• **WORK ORDER**: Within the records below, reproduce without change the lines from the line that has "1. Let q be" through the line that has "5. Otherwise add", and only those.

(Beginning of RECORDS FOR PROCESSING)

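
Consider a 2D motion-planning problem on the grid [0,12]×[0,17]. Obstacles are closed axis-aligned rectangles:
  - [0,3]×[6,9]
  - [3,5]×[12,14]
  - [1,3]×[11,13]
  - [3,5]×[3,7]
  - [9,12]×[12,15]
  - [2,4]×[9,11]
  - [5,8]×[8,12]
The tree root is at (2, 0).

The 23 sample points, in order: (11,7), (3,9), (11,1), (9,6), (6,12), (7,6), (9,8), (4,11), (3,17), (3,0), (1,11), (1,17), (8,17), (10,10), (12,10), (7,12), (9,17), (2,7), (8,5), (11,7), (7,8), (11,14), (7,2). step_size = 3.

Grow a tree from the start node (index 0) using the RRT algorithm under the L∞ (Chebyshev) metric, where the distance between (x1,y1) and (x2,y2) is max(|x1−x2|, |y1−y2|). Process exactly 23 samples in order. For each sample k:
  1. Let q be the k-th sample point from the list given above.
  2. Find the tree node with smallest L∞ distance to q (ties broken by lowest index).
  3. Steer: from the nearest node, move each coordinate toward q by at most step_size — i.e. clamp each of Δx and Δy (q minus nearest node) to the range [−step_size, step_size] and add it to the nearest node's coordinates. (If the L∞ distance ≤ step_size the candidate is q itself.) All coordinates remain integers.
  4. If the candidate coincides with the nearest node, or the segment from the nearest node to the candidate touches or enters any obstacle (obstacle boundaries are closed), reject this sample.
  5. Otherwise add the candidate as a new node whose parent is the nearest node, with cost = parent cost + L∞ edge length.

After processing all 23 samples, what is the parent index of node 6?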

(End of RECORDS FOR PROCESSING)

• **SOLUTION TO THIS EXERCISE**:
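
  1. Let q be the k-th sample point from the list given above.
  2. Find the tree node with smallest L∞ distance to q (ties broken by lowest index).
  3. Steer: from the nearest node, move each coordinate toward q by at most step_size — i.e. clamp each of Δx and Δy (q minus nearest node) to the range [−step_size, step_size] and add it to the nearest node's coordinates. (If the L∞ distance ≤ step_size the candidate is q itself.) All coordinates remain integers.
  4. If the candidate coincides with the nearest node, or the segment from the nearest node to the candidate touches or enters any obstacle (obstacle boundaries are closed), reject this sample.
  5. Otherwise add the candidate as a new node whose parent is the nearest node, with cost = parent cost + L∞ edge length.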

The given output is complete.